Start of Data listing

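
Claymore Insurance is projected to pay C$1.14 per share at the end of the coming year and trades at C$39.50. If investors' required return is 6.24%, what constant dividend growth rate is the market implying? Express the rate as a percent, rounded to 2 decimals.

From P₀ = D₁/(r − g), the implied growth is g = r − D₁/P₀.
g = 0.0624 − 1.14/39.50 = 0.0624 − 0.02886 = 0.03354

3.35%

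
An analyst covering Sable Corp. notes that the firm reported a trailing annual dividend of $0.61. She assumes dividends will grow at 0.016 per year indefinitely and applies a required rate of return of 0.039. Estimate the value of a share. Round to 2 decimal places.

Gordon growth model: P₀ = D₁/(r − g). D₁ = 0.61 × (1 + 0.016) = 0.6198.
P₀ = 0.6198 / (0.039 − 0.016) = 0.6198 / 0.023 = 26.9461

$26.95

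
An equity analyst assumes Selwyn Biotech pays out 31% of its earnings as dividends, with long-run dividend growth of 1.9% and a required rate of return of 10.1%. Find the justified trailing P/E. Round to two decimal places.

3.85

Justified trailing P/E = b(1+g)/(r−g) = 0.31×(1+0.019)/(0.101−0.019) = 3.8523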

End of Data listing

### Action item:
The answer must be every entry, reproduced exactly.

### Response box:
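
Claymore Insurance is projected to pay C$1.14 per share at the end of the coming year and trades at C$39.50. If investors' required return is 6.24%, what constant dividend growth rate is the market implying? Express the rate as a percent, rounded to 2 decimals.

From P₀ = D₁/(r − g), the implied growth is g = r − D₁/P₀.
g = 0.0624 − 1.14/39.50 = 0.0624 − 0.02886 = 0.03354

3.35%

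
An analyst covering Sable Corp. notes that the firm reported a trailing annual dividend of $0.61. She assumes dividends will grow at 0.016 per year indefinitely and applies a required rate of return of 0.039. Estimate the value of a share. Round to 2 decimal places.

Gordon growth model: P₀ = D₁/(r − g). D₁ = 0.61 × (1 + 0.016) = 0.6198.
P₀ = 0.6198 / (0.039 − 0.016) = 0.6198 / 0.023 = 26.9461

$26.95

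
An equity analyst assumes Selwyn Biotech pays out 31% of its earnings as dividends, with long-run dividend growth of 1.9% and a required rate of return of 10.1%. Find the justified trailing P/E. Round to two decimal places.

3.85

Justified trailing P/E = b(1+g)/(r−g) = 0.31×(1+0.019)/(0.101−0.019) = 3.8523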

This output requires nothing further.